WHAT YOU ARE ASKED TO DO » Copy the data exactly, keeping every line intact.
------------
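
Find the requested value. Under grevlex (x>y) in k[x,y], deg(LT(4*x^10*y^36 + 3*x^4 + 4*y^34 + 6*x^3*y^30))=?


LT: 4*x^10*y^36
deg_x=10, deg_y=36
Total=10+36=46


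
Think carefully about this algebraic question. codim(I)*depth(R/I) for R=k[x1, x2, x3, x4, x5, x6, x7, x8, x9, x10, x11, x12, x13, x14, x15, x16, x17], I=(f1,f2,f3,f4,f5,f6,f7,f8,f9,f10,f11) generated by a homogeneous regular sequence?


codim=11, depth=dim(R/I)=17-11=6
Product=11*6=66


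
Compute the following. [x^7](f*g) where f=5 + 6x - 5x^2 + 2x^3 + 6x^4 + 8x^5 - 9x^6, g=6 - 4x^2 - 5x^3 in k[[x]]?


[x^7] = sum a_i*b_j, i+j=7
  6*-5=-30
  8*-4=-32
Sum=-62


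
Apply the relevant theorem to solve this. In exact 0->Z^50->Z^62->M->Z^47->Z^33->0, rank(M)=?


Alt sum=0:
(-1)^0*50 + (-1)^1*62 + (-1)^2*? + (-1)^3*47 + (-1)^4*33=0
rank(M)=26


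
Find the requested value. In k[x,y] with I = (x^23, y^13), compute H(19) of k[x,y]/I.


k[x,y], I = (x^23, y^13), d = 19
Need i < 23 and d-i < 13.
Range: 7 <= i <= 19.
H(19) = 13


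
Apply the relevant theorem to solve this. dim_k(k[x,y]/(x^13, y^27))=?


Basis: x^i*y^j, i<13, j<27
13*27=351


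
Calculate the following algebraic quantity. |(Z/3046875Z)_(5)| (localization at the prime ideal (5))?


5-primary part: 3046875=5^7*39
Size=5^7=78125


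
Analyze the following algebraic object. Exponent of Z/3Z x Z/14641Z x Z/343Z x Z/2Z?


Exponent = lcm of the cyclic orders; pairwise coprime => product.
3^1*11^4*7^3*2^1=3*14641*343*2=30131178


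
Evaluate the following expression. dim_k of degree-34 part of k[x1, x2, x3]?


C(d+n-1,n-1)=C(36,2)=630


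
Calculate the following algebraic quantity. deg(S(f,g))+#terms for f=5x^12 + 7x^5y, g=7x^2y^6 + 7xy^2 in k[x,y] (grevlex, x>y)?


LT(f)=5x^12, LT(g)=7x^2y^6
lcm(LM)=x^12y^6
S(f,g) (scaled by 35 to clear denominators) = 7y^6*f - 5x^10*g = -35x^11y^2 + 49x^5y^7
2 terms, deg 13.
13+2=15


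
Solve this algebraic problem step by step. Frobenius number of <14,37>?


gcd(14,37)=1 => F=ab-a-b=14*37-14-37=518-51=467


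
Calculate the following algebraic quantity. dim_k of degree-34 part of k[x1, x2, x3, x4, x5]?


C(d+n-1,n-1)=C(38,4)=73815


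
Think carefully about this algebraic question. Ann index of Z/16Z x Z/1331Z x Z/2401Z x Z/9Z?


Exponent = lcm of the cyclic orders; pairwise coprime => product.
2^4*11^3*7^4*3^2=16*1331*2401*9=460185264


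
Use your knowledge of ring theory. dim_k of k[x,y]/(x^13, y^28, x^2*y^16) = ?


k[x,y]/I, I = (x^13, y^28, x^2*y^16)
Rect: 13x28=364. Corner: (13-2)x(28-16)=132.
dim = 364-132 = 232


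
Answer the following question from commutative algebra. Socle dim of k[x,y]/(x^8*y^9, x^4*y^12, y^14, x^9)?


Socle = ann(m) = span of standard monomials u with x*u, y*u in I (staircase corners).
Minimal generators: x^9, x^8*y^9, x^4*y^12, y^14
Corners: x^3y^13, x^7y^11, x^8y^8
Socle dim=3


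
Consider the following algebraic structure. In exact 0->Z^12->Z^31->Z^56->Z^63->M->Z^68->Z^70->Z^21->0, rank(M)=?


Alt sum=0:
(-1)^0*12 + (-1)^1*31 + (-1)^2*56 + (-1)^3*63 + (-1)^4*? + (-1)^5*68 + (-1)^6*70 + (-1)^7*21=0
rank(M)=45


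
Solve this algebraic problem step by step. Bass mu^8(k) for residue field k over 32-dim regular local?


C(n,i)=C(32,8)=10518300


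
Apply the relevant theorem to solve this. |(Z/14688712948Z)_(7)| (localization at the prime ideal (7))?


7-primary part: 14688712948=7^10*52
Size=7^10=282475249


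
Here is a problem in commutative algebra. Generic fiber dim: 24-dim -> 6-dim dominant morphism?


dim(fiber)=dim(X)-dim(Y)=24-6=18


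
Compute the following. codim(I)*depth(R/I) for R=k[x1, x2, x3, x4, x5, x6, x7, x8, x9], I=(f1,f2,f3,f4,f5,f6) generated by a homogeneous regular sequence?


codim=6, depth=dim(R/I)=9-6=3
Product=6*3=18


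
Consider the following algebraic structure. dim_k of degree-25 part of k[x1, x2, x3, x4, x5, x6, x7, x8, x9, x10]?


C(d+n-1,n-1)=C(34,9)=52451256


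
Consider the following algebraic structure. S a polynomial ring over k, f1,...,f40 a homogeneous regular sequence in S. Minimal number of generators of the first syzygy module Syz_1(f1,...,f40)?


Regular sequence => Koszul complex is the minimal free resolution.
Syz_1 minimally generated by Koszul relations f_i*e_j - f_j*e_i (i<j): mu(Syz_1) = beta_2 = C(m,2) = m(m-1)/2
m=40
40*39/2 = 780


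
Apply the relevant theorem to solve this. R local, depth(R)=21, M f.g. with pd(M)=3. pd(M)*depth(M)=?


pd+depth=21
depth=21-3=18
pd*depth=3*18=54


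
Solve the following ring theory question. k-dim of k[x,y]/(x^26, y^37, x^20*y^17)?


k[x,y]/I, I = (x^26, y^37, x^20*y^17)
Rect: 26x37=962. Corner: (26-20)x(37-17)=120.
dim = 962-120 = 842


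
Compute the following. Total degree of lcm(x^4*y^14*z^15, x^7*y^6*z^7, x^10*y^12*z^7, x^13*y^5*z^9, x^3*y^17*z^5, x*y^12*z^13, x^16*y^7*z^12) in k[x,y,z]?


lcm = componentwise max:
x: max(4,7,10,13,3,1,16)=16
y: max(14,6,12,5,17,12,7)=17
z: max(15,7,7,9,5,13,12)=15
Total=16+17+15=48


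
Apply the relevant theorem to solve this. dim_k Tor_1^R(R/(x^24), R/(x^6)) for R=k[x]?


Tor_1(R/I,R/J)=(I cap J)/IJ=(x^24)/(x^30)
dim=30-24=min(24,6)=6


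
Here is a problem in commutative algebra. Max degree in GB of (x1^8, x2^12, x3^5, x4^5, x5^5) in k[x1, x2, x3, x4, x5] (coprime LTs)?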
------------
EXPECTED ANSWER »
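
Find the requested value. Under grevlex (x>y) in k[x,y], deg(LT(4*x^10*y^36 + 3*x^4 + 4*y^34 + 6*x^3*y^30))=?


LT: 4*x^10*y^36
deg_x=10, deg_y=36
Total=10+36=46


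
Think carefully about this algebraic question. codim(I)*depth(R/I) for R=k[x1, x2, x3, x4, x5, x6, x7, x8, x9, x10, x11, x12, x13, x14, x15, x16, x17], I=(f1,f2,f3,f4,f5,f6,f7,f8,f9,f10,f11) generated by a homogeneous regular sequence?


codim=11, depth=dim(R/I)=17-11=6
Product=11*6=66


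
Compute the following. [x^7](f*g) where f=5 + 6x - 5x^2 + 2x^3 + 6x^4 + 8x^5 - 9x^6, g=6 - 4x^2 - 5x^3 in k[[x]]?


[x^7] = sum a_i*b_j, i+j=7
  6*-5=-30
  8*-4=-32
Sum=-62


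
Apply the relevant theorem to solve this. In exact 0->Z^50->Z^62->M->Z^47->Z^33->0, rank(M)=?


Alt sum=0:
(-1)^0*50 + (-1)^1*62 + (-1)^2*? + (-1)^3*47 + (-1)^4*33=0
rank(M)=26


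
Find the requested value. In k[x,y] with I = (x^23, y^13), compute H(19) of k[x,y]/I.


k[x,y], I = (x^23, y^13), d = 19
Need i < 23 and d-i < 13.
Range: 7 <= i <= 19.
H(19) = 13


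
Apply the relevant theorem to solve this. dim_k(k[x,y]/(x^13, y^27))=?


Basis: x^i*y^j, i<13, j<27
13*27=351


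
Calculate the following algebraic quantity. |(Z/3046875Z)_(5)| (localization at the prime ideal (5))?


5-primary part: 3046875=5^7*39
Size=5^7=78125


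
Analyze the following algebraic object. Exponent of Z/3Z x Z/14641Z x Z/343Z x Z/2Z?


Exponent = lcm of the cyclic orders; pairwise coprime => product.
3^1*11^4*7^3*2^1=3*14641*343*2=30131178


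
Evaluate the following expression. dim_k of degree-34 part of k[x1, x2, x3]?


C(d+n-1,n-1)=C(36,2)=630


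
Calculate the following algebraic quantity. deg(S(f,g))+#terms for f=5x^12 + 7x^5y, g=7x^2y^6 + 7xy^2 in k[x,y] (grevlex, x>y)?


LT(f)=5x^12, LT(g)=7x^2y^6
lcm(LM)=x^12y^6
S(f,g) (scaled by 35 to clear denominators) = 7y^6*f - 5x^10*g = -35x^11y^2 + 49x^5y^7
2 terms, deg 13.
13+2=15


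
Solve this algebraic problem step by step. Frobenius number of <14,37>?


gcd(14,37)=1 => F=ab-a-b=14*37-14-37=518-51=467


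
Calculate the following algebraic quantity. dim_k of degree-34 part of k[x1, x2, x3, x4, x5]?


C(d+n-1,n-1)=C(38,4)=73815


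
Think carefully about this algebraic question. Ann index of Z/16Z x Z/1331Z x Z/2401Z x Z/9Z?


Exponent = lcm of the cyclic orders; pairwise coprime => product.
2^4*11^3*7^4*3^2=16*1331*2401*9=460185264


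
Use your knowledge of ring theory. dim_k of k[x,y]/(x^13, y^28, x^2*y^16) = ?


k[x,y]/I, I = (x^13, y^28, x^2*y^16)
Rect: 13x28=364. Corner: (13-2)x(28-16)=132.
dim = 364-132 = 232


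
Answer the following question from commutative algebra. Socle dim of k[x,y]/(x^8*y^9, x^4*y^12, y^14, x^9)?


Socle = ann(m) = span of standard monomials u with x*u, y*u in I (staircase corners).
Minimal generators: x^9, x^8*y^9, x^4*y^12, y^14
Corners: x^3y^13, x^7y^11, x^8y^8
Socle dim=3


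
Consider the following algebraic structure. In exact 0->Z^12->Z^31->Z^56->Z^63->M->Z^68->Z^70->Z^21->0, rank(M)=?


Alt sum=0:
(-1)^0*12 + (-1)^1*31 + (-1)^2*56 + (-1)^3*63 + (-1)^4*? + (-1)^5*68 + (-1)^6*70 + (-1)^7*21=0
rank(M)=45


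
Solve this algebraic problem step by step. Bass mu^8(k) for residue field k over 32-dim regular local?


C(n,i)=C(32,8)=10518300


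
Apply the relevant theorem to solve this. |(Z/14688712948Z)_(7)| (localization at the prime ideal (7))?


7-primary part: 14688712948=7^10*52
Size=7^10=282475249


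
Here is a problem in commutative algebra. Generic fiber dim: 24-dim -> 6-dim dominant morphism?


dim(fiber)=dim(X)-dim(Y)=24-6=18


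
Compute the following. codim(I)*depth(R/I) for R=k[x1, x2, x3, x4, x5, x6, x7, x8, x9], I=(f1,f2,f3,f4,f5,f6) generated by a homogeneous regular sequence?


codim=6, depth=dim(R/I)=9-6=3
Product=6*3=18


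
Consider the following algebraic structure. dim_k of degree-25 part of k[x1, x2, x3, x4, x5, x6, x7, x8, x9, x10]?


C(d+n-1,n-1)=C(34,9)=52451256


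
Consider the following algebraic structure. S a polynomial ring over k, f1,...,f40 a homogeneous regular sequence in S. Minimal number of generators of the first syzygy module Syz_1(f1,...,f40)?


Regular sequence => Koszul complex is the minimal free resolution.
Syz_1 minimally generated by Koszul relations f_i*e_j - f_j*e_i (i<j): mu(Syz_1) = beta_2 = C(m,2) = m(m-1)/2
m=40
40*39/2 = 780


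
Apply the relevant theorem to solve this. R local, depth(R)=21, M f.g. with pd(M)=3. pd(M)*depth(M)=?


pd+depth=21
depth=21-3=18
pd*depth=3*18=54


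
Solve the following ring theory question. k-dim of k[x,y]/(x^26, y^37, x^20*y^17)?


k[x,y]/I, I = (x^26, y^37, x^20*y^17)
Rect: 26x37=962. Corner: (26-20)x(37-17)=120.
dim = 962-120 = 842


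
Compute the following. Total degree of lcm(x^4*y^14*z^15, x^7*y^6*z^7, x^10*y^12*z^7, x^13*y^5*z^9, x^3*y^17*z^5, x*y^12*z^13, x^16*y^7*z^12) in k[x,y,z]?


lcm = componentwise max:
x: max(4,7,10,13,3,1,16)=16
y: max(14,6,12,5,17,12,7)=17
z: max(15,7,7,9,5,13,12)=15
Total=16+17+15=48


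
Apply the relevant theorem to solve this. dim_k Tor_1^R(R/(x^24), R/(x^6)) for R=k[x]?


Tor_1(R/I,R/J)=(I cap J)/IJ=(x^24)/(x^30)
dim=30-24=min(24,6)=6


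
Here is a problem in commutative algebra. Max degree in GB of (x1^8, x2^12, x3^5, x4^5, x5^5) in k[x1, x2, x3, x4, x5] (coprime LTs)?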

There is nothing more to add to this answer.